## What to do
Among the records below, the line containing "(F_y = 50 ksi, F_u = 65 ksi)" marks the start. Output it and all lines after it exactly.

- - - - - - -

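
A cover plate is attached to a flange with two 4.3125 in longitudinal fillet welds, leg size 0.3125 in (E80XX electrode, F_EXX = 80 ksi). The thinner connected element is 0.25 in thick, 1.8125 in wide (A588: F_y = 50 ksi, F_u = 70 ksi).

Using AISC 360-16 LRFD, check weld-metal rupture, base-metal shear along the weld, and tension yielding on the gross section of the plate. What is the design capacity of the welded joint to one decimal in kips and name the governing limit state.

Weld metal: throat = 0.707×0.3125 = 0.22094 in, L = 2×4.3125 = 8.625 in. φR_n = 0.75 × 0.6 × 80 × 0.22094 × 8.625 = 68.6 kips.
Base metal shear (0.25 in plate): yield φR_n = 1.0×0.6×50×0.25×8.625 = 64.7 kips; rupture φR_n = 0.75×0.6×70×0.25×8.625 = 67.9 kips; take 64.7 kips (yield).
Tension yield (gross): A_g = 1.8125×0.25 = 0.45313 in². φR_n = 0.90 × 50 × 0.45313 = 20.4 kips.
Governing: min(68.6, 64.7, 20.4) = 20.4 kips → gross-section yield.

20.4 kips (gross-section yield governs)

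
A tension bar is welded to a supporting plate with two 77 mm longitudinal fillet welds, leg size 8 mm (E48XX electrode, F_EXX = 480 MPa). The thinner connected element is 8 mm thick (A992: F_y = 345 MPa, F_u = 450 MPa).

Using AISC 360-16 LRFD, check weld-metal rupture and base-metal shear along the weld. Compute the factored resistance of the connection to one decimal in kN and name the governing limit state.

188.1 kN (weld metal governs)

Weld metal: throat = 0.707×8 = 5.656 mm, L = 2×77 = 154 mm. φR_n = 0.75 × 0.6 × 480 × 5.656 × 154 = 188.1 kN.
Base metal shear (8 mm plate): yield φR_n = 1.0×0.6×345×8×154 = 255.0 kN; rupture φR_n = 0.75×0.6×450×8×154 = 249.5 kN; take 249.5 kN (rupture).
Governing: min(188.1, 249.5) = 188.1 kN → weld metal.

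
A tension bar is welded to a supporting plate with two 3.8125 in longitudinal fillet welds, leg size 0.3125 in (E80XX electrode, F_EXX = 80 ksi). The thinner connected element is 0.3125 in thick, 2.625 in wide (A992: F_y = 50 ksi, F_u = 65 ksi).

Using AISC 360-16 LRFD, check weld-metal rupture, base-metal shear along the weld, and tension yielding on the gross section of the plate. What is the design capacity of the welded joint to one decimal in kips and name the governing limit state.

Weld metal: throat = 0.707×0.3125 = 0.22094 in, L = 2×3.8125 = 7.625 in. φR_n = 0.75 × 0.6 × 80 × 0.22094 × 7.625 = 60.6 kips.
Base metal shear (0.3125 in plate): yield φR_n = 1.0×0.6×50×0.3125×7.625 = 71.5 kips; rupture φR_n = 0.75×0.6×65×0.3125×7.625 = 69.7 kips; take 69.7 kips (rupture).
Tension yield (gross): A_g = 2.625×0.3125 = 0.82031 in². φR_n = 0.90 × 50 × 0.82031 = 36.9 kips.
Governing: min(60.6, 69.7, 36.9) = 36.9 kips → gross-section yield.

36.9 kips (gross-section yield governs)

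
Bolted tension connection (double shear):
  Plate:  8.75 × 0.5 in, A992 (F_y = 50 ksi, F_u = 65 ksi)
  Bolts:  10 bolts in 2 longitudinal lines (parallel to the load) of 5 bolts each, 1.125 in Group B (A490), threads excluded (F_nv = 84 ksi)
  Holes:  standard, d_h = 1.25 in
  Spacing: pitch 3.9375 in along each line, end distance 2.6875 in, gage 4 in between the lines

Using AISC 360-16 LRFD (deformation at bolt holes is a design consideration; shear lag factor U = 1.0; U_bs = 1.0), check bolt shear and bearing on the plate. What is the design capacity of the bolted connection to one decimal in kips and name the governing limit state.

647.2 kips (bearing governs)

Bolt shear: A_b = π(1.125)²/4 = 0.99402 in². φR_n = 0.75 × 84 × 0.99402 × 10 × 2 = 1252.5 kips.
Bearing (0.5 in plate, F_u = 65 ksi): end bolts L_c = 2.6875 − 1.25/2 = 2.0625, R_n = min(1.2×2.0625×0.5×65, 2.4×1.125×0.5×65) = 80.438 kips/bolt; interior L_c = 3.9375 − 1.25 = 2.6875, R_n = 87.75 kips/bolt. φR_n = 0.75 × (2×80.438 + 8×87.75) = 647.2 kips.
Governing: min(1252.5, 647.2) = 647.2 kips → bearing.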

- - - - - - -

## Answer to the problem
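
  Plate:  8.75 × 0.5 in, A992 (F_y = 50 ksi, F_u = 65 ksi)
  Bolts:  10 bolts in 2 longitudinal lines (parallel to the load) of 5 bolts each, 1.125 in Group B (A490), threads excluded (F_nv = 84 ksi)
  Holes:  standard, d_h = 1.25 in
  Spacing: pitch 3.9375 in along each line, end distance 2.6875 in, gage 4 in between the lines

Using AISC 360-16 LRFD (deformation at bolt holes is a design consideration; shear lag factor U = 1.0; U_bs = 1.0), check bolt shear and bearing on the plate. What is the design capacity of the bolted connection to one decimal in kips and name the governing limit state.

647.2 kips (bearing governs)

Bolt shear: A_b = π(1.125)²/4 = 0.99402 in². φR_n = 0.75 × 84 × 0.99402 × 10 × 2 = 1252.5 kips.
Bearing (0.5 in plate, F_u = 65 ksi): end bolts L_c = 2.6875 − 1.25/2 = 2.0625, R_n = min(1.2×2.0625×0.5×65, 2.4×1.125×0.5×65) = 80.438 kips/bolt; interior L_c = 3.9375 − 1.25 = 2.6875, R_n = 87.75 kips/bolt. φR_n = 0.75 × (2×80.438 + 8×87.75) = 647.2 kips.
Governing: min(1252.5, 647.2) = 647.2 kips → bearing.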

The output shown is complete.